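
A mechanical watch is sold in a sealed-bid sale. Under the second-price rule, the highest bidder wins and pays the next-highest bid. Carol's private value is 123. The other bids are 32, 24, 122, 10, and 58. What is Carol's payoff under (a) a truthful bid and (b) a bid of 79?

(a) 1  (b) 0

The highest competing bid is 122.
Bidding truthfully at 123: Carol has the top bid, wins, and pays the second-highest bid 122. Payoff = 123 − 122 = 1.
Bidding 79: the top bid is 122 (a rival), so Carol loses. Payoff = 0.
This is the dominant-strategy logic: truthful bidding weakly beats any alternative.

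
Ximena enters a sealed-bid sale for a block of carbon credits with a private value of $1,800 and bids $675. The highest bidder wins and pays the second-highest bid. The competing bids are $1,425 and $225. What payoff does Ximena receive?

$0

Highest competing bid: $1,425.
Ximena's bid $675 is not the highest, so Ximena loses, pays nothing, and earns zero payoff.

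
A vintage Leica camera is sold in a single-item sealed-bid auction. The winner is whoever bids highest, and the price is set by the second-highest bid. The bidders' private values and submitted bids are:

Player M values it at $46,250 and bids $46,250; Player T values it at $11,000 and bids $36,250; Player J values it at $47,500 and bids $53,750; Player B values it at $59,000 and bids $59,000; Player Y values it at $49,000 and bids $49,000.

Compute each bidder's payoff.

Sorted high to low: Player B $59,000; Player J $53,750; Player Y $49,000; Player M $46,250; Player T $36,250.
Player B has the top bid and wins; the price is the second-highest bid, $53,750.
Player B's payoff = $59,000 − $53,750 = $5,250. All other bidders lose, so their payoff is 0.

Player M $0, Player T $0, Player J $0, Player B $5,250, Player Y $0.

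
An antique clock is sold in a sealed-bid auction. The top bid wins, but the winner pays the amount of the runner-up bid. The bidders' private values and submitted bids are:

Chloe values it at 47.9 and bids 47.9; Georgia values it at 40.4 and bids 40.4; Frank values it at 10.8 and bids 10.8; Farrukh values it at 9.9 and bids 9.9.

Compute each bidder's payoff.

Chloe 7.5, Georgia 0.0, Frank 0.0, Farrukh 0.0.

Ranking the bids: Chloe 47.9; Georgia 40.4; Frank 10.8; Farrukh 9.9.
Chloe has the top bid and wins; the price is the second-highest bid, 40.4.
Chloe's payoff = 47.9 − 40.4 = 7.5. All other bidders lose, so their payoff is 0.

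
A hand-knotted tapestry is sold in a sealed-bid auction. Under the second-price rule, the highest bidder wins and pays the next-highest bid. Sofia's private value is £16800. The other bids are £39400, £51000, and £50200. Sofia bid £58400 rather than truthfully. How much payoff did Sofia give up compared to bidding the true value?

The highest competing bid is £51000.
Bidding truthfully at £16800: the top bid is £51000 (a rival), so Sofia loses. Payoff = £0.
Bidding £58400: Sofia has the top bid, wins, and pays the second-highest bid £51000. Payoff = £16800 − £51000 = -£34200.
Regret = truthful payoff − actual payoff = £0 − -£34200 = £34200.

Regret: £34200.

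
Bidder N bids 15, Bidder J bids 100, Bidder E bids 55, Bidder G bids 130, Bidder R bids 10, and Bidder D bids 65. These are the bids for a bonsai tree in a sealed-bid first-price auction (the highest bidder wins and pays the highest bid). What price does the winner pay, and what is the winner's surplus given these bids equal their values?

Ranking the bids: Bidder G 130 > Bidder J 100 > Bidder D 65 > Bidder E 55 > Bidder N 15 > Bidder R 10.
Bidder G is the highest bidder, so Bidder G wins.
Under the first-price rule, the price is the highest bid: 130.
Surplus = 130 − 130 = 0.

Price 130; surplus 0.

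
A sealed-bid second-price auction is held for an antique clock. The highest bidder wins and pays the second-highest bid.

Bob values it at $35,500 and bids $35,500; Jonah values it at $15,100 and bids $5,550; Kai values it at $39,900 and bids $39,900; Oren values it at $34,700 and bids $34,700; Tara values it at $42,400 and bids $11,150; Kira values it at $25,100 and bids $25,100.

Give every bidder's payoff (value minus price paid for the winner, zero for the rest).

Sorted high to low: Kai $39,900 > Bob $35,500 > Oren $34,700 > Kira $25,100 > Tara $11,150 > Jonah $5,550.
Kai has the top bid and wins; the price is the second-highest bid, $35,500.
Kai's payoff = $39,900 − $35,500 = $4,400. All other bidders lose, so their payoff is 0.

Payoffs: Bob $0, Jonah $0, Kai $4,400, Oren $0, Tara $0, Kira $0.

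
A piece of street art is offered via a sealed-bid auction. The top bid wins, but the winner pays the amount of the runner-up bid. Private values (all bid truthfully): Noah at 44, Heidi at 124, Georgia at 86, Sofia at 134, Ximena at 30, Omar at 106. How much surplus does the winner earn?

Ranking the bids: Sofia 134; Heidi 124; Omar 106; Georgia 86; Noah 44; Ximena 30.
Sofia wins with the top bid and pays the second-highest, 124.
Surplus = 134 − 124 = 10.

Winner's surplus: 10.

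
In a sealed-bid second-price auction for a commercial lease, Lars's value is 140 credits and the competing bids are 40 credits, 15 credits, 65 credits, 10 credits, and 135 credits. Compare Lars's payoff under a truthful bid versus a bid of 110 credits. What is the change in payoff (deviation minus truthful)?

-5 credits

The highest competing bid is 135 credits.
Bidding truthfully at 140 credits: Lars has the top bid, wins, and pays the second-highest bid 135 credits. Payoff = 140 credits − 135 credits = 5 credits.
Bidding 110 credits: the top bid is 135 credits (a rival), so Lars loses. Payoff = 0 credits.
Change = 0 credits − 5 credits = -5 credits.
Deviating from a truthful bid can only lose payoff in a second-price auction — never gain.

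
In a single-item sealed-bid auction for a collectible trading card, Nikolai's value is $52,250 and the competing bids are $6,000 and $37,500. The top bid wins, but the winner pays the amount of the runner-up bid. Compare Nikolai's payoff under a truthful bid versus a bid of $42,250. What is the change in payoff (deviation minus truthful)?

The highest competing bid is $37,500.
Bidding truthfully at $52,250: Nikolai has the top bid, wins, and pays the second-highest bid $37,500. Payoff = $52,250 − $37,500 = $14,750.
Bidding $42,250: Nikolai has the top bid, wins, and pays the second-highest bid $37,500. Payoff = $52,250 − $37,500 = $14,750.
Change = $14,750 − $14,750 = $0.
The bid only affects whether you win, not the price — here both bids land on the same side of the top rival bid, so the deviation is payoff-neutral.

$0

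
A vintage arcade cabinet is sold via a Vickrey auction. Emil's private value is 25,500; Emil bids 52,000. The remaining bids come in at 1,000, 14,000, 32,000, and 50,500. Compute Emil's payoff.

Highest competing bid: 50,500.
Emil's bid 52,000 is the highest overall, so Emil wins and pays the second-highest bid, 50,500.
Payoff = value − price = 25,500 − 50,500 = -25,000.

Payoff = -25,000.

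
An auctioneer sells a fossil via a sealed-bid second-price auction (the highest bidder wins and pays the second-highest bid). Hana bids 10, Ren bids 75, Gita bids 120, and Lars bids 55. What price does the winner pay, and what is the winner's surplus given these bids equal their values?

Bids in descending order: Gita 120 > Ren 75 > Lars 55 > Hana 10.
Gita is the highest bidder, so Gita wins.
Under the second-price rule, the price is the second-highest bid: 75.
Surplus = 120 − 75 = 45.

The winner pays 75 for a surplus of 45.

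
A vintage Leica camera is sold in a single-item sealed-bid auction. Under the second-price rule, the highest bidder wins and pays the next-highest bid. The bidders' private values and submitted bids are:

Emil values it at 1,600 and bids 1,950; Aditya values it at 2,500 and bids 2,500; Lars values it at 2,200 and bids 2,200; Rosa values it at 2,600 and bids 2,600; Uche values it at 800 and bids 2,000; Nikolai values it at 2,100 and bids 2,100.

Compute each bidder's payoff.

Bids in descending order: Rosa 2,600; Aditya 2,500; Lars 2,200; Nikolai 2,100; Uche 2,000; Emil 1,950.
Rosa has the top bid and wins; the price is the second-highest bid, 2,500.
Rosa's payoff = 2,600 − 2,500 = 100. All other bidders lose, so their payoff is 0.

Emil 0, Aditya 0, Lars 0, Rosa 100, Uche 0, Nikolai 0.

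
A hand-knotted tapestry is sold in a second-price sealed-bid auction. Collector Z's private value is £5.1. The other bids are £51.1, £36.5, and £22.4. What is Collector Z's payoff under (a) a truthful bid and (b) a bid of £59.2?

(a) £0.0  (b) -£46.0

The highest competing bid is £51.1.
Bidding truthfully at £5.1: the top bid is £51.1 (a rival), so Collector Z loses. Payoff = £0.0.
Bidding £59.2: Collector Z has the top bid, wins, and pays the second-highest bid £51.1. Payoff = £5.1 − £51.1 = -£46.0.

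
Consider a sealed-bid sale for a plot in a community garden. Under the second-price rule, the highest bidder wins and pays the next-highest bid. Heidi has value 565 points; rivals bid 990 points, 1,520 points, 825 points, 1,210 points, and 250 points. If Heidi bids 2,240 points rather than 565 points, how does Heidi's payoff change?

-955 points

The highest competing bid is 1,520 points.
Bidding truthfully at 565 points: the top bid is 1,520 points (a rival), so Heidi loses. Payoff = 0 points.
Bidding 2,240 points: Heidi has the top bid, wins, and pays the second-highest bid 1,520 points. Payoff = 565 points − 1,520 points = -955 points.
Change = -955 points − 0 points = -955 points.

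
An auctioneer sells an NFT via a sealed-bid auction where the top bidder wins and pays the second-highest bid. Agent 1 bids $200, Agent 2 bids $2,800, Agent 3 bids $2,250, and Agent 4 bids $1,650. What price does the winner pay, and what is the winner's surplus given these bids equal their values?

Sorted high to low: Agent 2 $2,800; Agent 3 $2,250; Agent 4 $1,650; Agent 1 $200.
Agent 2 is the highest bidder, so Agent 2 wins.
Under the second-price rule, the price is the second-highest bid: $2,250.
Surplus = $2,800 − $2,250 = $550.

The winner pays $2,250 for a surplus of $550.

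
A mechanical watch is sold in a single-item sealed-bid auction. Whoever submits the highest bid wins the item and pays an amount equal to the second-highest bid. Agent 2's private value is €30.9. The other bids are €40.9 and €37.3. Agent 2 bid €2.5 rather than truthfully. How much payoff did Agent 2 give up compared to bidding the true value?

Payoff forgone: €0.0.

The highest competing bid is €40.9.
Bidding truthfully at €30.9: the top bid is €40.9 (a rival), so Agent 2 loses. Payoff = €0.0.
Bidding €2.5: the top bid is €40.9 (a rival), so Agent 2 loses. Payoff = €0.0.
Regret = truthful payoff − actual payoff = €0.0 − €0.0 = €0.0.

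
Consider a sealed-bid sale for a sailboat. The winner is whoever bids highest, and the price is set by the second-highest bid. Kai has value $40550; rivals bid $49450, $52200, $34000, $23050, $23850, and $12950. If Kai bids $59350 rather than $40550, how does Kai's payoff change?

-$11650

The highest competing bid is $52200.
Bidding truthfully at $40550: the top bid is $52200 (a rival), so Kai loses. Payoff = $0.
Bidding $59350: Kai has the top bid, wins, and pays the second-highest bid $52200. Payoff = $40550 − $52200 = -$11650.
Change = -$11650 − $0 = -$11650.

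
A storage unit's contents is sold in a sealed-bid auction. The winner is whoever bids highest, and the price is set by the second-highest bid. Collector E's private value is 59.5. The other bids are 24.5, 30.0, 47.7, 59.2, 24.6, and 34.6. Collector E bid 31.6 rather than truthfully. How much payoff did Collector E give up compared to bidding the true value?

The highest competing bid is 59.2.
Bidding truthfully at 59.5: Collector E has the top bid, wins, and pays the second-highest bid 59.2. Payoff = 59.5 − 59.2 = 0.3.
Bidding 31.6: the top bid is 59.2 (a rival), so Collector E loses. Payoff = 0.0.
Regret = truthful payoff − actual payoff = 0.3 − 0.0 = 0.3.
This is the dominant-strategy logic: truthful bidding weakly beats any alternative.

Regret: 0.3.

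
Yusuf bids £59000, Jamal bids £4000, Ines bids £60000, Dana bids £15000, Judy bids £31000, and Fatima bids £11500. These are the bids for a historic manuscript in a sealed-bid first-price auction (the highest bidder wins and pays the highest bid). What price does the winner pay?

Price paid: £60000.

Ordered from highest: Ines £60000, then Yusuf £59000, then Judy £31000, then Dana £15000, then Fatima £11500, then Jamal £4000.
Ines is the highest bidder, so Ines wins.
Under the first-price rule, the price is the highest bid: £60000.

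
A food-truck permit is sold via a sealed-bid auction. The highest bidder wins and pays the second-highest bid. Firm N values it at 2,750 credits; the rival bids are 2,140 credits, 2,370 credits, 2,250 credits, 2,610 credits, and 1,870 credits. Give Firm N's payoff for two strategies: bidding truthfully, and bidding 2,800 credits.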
· · · · · · ·
What to produce
Print only the lines from the top of the data above down to the line holding "single-item sealed-bid auction. The", inclusive.

Exercise result
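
A mechanical watch is sold in a sealed-bid sale. Under the second-price rule, the highest bidder wins and pays the next-highest bid. Carol's private value is 123. The other bids are 32, 24, 122, 10, and 58. What is Carol's payoff under (a) a truthful bid and (b) a bid of 79?

(a) 1  (b) 0

The highest competing bid is 122.
Bidding truthfully at 123: Carol has the top bid, wins, and pays the second-highest bid 122. Payoff = 123 − 122 = 1.
Bidding 79: the top bid is 122 (a rival), so Carol loses. Payoff = 0.
This is the dominant-strategy logic: truthful bidding weakly beats any alternative.

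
Ximena enters a sealed-bid sale for a block of carbon credits with a private value of $1,800 and bids $675. The highest bidder wins and pays the second-highest bid. The competing bids are $1,425 and $225. What payoff does Ximena receive?

$0

Highest competing bid: $1,425.
Ximena's bid $675 is not the highest, so Ximena loses, pays nothing, and earns zero payoff.

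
A vintage Leica camera is sold in a single-item sealed-bid auction. The winner is whoever bids highest, and the price is set by the second-highest bid. The bidders' private values and submitted bids are: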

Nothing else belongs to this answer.